- _What you have to do_:
Find and return every line of the data that contains the word "whenever".

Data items
────────
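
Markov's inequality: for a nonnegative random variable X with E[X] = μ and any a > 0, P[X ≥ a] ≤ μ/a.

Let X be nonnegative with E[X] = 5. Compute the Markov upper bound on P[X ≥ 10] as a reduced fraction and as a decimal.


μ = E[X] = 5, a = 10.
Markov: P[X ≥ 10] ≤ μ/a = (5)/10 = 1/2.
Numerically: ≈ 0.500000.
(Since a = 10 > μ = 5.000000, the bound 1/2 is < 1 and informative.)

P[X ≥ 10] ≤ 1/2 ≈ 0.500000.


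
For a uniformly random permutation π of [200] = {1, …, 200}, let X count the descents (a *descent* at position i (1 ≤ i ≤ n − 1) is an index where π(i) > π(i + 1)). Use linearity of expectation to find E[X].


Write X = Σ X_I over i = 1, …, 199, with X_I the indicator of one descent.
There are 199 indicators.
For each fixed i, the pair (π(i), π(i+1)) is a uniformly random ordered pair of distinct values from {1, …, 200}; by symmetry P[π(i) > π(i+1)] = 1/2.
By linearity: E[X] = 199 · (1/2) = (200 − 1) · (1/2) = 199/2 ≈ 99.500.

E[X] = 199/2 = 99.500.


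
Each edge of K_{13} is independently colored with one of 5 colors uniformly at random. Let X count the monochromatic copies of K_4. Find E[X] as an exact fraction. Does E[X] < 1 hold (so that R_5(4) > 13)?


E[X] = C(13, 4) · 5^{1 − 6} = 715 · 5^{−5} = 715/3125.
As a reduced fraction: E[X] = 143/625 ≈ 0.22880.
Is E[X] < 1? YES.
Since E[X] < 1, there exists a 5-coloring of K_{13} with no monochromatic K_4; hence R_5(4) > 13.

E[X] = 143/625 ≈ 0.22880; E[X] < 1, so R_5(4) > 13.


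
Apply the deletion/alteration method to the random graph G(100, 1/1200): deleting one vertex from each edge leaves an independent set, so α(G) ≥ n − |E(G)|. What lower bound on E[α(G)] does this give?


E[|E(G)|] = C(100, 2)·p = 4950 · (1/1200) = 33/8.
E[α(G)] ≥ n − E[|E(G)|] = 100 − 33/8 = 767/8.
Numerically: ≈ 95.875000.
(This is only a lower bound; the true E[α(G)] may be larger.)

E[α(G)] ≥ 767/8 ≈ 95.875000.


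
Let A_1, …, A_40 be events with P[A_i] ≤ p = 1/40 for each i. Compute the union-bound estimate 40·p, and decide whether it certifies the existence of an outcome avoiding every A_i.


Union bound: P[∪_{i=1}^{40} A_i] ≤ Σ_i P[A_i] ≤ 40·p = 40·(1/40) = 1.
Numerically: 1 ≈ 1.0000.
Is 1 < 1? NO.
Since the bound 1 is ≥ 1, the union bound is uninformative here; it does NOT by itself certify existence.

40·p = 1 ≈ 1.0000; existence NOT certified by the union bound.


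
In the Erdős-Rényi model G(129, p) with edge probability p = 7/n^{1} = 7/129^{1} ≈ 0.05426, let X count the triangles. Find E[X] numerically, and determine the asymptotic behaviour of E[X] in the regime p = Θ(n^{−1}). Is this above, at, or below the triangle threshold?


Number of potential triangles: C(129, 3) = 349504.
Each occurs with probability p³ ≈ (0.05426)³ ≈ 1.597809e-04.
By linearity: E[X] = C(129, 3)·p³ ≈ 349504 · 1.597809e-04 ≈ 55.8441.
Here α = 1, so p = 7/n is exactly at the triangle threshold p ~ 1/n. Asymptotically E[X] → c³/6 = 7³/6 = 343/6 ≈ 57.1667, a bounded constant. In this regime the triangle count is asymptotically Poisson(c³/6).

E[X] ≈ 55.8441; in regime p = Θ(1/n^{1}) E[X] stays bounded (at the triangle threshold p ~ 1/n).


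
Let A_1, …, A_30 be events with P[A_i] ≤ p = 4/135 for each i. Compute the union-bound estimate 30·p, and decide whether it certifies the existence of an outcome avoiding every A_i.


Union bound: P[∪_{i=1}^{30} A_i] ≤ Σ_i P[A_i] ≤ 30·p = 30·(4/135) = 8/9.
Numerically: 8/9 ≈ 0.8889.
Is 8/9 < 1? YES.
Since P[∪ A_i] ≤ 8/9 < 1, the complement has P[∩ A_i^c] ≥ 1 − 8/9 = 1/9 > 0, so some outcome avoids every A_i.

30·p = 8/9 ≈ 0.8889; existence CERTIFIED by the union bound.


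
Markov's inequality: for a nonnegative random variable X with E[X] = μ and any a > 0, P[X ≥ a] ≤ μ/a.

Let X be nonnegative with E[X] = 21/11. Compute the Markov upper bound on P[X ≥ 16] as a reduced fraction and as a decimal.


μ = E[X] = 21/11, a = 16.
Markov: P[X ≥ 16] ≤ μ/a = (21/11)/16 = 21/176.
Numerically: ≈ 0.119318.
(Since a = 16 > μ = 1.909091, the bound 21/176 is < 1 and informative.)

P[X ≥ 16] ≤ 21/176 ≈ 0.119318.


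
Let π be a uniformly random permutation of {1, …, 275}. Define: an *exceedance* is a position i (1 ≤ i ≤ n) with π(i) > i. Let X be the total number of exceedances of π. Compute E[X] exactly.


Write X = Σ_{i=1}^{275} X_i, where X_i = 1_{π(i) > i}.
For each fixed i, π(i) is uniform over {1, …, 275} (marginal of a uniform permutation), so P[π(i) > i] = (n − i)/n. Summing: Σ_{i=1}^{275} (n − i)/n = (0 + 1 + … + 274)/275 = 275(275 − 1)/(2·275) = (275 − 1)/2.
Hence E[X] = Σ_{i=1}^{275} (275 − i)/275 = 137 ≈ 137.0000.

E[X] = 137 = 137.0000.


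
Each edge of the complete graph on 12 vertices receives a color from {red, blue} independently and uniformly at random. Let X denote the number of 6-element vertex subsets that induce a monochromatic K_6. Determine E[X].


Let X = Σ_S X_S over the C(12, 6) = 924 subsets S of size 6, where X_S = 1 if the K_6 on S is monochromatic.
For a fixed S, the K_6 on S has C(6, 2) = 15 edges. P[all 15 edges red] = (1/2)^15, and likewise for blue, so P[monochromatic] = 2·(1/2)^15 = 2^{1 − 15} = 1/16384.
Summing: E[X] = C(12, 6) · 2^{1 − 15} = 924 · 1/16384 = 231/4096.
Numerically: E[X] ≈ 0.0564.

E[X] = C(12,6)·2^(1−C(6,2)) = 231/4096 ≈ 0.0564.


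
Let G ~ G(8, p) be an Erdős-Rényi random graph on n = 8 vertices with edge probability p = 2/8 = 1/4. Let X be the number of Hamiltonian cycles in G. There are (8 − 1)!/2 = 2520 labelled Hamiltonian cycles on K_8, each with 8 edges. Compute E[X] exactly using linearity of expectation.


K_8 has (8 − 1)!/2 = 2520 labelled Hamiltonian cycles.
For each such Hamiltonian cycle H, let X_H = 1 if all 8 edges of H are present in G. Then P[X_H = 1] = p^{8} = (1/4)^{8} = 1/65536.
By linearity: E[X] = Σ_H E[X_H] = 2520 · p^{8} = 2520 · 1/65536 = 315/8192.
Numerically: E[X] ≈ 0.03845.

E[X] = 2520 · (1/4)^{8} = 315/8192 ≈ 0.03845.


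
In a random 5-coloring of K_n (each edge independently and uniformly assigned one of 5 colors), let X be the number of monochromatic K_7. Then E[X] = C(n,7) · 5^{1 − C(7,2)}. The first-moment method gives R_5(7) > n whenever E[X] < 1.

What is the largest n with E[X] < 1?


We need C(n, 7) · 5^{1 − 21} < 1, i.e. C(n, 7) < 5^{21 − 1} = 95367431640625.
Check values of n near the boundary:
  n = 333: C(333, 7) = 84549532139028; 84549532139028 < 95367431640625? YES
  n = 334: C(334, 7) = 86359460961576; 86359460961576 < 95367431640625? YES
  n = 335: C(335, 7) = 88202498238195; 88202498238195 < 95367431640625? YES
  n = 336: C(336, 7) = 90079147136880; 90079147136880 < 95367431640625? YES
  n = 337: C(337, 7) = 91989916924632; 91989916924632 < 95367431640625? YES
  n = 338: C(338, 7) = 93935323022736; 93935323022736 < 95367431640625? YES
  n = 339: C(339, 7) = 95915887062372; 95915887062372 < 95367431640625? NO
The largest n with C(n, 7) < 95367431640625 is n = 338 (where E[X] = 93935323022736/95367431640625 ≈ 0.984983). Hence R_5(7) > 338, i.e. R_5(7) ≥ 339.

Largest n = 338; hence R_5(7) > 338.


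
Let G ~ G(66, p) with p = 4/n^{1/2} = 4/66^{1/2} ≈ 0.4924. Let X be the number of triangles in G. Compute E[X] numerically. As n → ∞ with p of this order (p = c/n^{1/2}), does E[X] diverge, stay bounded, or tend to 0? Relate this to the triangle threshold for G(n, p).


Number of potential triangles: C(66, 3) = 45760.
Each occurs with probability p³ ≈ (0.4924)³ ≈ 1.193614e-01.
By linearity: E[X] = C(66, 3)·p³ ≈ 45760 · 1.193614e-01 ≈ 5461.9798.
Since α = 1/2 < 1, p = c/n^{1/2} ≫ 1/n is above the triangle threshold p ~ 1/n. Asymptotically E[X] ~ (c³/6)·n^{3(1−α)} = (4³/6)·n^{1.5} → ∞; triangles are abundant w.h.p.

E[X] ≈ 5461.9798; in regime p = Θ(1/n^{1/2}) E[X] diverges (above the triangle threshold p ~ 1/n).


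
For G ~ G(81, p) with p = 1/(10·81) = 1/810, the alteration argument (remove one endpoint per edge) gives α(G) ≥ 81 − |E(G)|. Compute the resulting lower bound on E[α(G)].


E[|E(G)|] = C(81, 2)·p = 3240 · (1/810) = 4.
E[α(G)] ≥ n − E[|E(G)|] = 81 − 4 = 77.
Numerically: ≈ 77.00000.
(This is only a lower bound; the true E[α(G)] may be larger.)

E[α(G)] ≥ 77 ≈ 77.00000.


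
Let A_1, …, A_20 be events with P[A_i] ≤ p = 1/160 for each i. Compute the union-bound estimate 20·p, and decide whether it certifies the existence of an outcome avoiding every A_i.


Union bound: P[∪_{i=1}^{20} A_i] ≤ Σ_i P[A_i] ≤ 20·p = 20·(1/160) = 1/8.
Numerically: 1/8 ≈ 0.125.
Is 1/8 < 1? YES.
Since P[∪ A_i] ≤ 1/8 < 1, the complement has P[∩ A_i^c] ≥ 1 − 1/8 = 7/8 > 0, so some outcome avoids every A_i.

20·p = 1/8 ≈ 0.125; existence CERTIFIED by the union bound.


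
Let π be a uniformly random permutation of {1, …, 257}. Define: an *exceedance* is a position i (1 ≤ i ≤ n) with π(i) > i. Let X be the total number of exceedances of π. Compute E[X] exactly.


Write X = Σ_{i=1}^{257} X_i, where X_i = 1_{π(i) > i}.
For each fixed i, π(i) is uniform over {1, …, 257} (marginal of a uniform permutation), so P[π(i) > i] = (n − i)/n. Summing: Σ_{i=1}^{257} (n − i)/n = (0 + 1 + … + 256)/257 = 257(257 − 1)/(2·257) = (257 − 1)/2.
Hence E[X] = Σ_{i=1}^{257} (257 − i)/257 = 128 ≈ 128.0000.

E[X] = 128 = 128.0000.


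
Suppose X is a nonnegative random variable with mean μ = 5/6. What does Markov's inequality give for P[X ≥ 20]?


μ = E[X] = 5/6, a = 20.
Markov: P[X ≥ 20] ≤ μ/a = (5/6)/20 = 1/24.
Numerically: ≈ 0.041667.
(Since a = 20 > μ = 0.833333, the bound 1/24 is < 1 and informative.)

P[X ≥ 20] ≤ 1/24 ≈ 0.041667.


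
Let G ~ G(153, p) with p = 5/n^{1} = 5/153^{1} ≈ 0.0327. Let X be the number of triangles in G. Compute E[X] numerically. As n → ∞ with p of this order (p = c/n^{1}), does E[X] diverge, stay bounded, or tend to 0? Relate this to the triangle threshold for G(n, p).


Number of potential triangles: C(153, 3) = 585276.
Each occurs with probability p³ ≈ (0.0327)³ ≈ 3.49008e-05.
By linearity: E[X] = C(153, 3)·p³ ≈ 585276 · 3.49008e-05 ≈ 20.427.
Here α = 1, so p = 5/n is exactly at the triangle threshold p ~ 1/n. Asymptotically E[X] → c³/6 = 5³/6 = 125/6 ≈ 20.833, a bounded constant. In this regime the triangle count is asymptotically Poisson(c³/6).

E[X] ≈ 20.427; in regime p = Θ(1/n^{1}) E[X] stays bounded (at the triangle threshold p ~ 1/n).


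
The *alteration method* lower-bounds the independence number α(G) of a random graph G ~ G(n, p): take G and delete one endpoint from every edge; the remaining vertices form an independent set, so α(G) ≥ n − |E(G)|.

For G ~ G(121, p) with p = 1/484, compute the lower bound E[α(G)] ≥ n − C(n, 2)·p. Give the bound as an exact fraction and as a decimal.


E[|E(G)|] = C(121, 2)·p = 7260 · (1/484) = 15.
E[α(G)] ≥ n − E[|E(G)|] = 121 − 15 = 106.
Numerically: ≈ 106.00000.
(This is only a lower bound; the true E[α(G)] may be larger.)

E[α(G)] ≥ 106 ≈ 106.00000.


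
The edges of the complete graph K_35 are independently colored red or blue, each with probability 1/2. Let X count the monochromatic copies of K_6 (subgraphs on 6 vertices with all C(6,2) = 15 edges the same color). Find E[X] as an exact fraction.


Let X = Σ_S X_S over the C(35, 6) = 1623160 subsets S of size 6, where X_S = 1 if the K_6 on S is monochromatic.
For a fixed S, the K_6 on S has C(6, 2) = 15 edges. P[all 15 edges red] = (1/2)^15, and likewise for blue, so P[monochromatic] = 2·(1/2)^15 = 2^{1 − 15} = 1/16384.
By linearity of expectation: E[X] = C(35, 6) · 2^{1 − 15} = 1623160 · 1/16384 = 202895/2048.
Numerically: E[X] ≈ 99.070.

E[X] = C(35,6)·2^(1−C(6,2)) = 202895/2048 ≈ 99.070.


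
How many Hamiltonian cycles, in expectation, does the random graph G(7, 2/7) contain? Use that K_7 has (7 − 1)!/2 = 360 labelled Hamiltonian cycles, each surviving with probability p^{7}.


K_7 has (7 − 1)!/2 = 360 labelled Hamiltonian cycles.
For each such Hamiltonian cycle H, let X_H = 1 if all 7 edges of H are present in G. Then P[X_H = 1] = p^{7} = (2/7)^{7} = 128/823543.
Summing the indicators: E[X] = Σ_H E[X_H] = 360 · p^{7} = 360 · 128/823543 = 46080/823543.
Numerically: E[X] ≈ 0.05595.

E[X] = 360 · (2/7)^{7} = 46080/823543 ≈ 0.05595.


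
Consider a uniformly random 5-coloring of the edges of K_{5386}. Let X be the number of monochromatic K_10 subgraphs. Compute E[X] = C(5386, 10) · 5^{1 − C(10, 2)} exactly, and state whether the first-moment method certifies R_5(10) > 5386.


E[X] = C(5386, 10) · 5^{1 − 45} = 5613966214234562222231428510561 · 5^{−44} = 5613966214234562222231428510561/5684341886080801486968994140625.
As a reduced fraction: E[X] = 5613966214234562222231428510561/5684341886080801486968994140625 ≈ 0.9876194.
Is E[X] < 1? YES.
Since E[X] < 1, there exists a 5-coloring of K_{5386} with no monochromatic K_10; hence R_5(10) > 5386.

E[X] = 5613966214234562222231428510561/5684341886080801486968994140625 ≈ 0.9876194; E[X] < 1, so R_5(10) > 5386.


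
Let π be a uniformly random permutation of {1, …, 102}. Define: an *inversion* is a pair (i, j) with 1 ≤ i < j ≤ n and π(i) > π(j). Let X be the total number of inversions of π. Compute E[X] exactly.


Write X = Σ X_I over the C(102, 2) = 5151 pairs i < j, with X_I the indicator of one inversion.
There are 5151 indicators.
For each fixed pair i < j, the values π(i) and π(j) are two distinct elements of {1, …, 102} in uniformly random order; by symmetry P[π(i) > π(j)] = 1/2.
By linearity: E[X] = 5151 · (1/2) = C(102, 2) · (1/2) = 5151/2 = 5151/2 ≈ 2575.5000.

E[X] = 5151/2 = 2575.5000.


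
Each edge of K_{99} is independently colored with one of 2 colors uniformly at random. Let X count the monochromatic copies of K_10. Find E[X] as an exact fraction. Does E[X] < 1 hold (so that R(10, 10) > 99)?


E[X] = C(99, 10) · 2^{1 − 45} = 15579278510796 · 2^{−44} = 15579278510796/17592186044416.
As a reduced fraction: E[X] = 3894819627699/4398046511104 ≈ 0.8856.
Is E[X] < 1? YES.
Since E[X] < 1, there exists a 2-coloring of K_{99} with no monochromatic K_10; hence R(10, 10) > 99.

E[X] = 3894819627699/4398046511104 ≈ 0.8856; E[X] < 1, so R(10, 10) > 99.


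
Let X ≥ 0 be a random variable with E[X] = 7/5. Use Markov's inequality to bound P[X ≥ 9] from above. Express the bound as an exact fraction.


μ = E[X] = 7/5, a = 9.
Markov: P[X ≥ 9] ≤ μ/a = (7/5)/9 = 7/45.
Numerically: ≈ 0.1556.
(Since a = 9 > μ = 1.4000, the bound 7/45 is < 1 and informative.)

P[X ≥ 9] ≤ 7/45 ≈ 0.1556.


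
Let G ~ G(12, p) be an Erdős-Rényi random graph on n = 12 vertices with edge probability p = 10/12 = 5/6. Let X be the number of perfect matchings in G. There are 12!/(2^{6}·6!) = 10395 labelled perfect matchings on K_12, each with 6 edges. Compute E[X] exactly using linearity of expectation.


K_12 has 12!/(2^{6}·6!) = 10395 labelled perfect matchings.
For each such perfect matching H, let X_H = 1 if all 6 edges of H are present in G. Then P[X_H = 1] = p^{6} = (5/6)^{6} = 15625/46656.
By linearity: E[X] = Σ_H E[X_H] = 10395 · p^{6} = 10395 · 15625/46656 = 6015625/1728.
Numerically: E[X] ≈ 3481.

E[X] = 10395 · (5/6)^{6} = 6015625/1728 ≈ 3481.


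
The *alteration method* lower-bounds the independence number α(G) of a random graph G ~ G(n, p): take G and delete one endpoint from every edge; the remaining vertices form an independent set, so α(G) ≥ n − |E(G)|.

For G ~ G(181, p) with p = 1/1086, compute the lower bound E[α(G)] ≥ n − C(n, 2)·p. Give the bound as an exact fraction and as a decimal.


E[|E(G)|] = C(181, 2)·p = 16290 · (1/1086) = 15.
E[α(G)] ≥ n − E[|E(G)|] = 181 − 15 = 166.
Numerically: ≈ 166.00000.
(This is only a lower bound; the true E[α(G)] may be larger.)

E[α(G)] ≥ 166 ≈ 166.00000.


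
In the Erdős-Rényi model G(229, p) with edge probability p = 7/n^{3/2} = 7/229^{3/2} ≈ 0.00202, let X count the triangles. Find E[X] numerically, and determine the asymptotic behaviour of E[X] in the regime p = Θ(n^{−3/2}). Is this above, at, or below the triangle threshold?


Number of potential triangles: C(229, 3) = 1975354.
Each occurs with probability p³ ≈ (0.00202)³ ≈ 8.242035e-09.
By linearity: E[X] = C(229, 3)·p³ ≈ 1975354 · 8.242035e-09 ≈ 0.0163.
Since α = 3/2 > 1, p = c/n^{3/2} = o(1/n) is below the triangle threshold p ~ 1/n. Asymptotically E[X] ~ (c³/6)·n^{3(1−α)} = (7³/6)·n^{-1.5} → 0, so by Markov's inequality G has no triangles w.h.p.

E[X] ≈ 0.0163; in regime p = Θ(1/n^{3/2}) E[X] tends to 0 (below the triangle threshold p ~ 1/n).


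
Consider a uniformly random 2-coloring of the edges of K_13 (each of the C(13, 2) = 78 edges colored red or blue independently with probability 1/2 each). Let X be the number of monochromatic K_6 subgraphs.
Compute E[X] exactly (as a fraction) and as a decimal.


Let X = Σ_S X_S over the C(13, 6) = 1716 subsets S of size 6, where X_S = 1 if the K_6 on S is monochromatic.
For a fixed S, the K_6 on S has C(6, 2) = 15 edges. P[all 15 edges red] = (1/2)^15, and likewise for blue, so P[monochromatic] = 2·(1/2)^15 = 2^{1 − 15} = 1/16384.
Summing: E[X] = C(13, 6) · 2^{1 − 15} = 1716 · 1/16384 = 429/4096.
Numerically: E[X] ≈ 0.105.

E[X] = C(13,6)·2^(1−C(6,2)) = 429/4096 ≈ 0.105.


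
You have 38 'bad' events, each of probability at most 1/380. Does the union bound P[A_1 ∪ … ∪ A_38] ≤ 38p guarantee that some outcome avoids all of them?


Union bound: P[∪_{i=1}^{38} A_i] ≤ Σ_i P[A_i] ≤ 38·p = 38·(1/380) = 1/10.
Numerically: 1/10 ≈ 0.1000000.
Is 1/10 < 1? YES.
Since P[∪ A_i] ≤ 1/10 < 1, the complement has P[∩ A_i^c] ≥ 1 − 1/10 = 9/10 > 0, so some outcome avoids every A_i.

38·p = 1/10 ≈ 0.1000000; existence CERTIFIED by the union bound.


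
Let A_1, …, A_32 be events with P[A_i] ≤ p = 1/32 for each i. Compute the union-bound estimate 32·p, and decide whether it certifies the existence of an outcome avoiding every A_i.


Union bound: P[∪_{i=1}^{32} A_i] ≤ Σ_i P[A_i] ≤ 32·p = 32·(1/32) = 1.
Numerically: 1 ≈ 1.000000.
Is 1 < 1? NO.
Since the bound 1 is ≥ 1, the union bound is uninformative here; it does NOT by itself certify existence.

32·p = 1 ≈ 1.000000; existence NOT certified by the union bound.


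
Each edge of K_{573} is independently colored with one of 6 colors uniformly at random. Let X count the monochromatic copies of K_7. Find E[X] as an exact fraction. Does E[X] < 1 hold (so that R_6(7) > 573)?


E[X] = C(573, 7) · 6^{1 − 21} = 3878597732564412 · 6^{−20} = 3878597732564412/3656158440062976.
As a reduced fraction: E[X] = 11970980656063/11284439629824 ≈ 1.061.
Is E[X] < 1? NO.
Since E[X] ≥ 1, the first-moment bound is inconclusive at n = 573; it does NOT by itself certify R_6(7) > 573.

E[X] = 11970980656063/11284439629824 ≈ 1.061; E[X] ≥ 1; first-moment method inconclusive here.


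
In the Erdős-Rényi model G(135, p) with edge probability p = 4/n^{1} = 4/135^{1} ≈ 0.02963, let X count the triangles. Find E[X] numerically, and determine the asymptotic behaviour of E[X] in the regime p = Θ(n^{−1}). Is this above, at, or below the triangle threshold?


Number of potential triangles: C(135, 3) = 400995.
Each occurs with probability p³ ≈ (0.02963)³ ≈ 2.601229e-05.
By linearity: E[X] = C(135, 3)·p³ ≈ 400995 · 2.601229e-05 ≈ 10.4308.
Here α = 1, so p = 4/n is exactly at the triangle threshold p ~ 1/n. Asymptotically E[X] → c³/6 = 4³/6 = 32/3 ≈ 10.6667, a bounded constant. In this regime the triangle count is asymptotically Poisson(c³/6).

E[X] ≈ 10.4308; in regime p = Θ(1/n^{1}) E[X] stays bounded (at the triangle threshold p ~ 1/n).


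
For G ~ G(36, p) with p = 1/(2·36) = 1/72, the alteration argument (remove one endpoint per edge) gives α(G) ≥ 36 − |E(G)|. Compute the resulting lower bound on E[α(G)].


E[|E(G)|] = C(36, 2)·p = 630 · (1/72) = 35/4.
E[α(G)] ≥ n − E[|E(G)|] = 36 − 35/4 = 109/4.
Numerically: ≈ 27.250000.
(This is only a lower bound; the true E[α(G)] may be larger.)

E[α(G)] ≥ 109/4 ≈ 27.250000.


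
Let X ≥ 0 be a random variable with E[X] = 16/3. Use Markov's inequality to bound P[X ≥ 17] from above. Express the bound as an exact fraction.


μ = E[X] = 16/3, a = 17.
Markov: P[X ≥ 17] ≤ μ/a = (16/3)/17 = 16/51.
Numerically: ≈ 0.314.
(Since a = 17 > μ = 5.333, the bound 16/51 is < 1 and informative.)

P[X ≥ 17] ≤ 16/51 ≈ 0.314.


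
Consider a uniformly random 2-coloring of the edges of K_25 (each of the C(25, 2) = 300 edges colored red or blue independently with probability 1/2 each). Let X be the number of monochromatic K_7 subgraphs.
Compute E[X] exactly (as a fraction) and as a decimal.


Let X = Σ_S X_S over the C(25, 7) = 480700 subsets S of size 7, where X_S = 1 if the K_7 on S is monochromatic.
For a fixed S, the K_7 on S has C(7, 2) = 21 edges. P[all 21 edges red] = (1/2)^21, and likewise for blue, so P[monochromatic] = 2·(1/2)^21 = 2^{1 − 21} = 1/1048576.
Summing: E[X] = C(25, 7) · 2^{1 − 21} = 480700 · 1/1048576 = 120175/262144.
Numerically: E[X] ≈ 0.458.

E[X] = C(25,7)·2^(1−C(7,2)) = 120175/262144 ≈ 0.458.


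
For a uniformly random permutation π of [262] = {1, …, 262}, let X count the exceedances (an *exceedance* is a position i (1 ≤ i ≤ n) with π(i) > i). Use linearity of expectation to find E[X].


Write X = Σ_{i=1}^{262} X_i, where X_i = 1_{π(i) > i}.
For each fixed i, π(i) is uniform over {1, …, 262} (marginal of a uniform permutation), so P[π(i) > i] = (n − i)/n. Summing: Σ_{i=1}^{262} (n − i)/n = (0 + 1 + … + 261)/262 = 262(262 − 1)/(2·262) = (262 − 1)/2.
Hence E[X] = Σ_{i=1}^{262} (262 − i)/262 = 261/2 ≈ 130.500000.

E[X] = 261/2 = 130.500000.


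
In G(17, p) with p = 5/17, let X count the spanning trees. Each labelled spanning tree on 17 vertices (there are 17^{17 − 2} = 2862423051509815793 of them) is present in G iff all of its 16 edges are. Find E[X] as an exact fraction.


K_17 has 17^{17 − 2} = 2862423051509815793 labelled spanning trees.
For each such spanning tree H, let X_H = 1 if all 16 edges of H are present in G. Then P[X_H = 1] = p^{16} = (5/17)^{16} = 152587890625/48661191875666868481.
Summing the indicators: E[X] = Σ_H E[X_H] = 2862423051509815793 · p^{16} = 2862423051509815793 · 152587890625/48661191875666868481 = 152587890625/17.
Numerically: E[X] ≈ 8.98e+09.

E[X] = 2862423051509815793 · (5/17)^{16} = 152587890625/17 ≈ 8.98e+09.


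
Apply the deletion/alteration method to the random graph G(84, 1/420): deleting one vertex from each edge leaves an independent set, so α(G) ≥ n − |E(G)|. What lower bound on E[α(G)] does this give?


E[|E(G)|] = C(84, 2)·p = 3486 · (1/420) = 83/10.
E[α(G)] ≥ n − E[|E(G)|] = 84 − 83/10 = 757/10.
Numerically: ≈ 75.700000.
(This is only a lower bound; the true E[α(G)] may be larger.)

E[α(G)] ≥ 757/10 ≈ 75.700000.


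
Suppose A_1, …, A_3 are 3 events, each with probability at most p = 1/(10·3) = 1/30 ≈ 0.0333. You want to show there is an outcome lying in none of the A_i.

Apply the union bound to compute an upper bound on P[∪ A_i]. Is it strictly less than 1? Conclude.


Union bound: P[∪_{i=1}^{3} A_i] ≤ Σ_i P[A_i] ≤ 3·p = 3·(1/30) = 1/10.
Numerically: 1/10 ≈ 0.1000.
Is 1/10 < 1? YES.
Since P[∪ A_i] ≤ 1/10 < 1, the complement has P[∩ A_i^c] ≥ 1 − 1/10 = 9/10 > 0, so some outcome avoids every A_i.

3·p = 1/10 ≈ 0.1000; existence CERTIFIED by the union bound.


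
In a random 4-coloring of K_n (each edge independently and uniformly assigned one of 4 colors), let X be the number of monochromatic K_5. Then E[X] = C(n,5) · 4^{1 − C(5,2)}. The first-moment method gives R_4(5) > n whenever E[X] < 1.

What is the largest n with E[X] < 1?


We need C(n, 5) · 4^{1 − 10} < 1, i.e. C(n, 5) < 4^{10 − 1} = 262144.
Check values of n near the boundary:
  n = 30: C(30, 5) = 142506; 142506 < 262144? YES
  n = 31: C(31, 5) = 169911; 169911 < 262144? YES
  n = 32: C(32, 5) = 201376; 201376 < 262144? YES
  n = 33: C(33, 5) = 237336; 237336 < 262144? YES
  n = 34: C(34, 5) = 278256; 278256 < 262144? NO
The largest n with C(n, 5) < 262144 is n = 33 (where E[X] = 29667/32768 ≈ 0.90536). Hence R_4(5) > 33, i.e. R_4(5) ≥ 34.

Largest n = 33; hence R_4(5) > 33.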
────────
- _Solved exercise_:
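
In a random 5-coloring of K_n (each edge independently and uniformly assigned one of 5 colors), let X be the number of monochromatic K_7. Then E[X] = C(n,7) · 5^{1 − C(7,2)}. The first-moment method gives R_5(7) > n whenever E[X] < 1.
In a random 4-coloring of K_n (each edge independently and uniformly assigned one of 4 colors), let X be the number of monochromatic K_5. Then E[X] = C(n,5) · 4^{1 − C(5,2)}. The first-moment method gives R_4(5) > n whenever E[X] < 1.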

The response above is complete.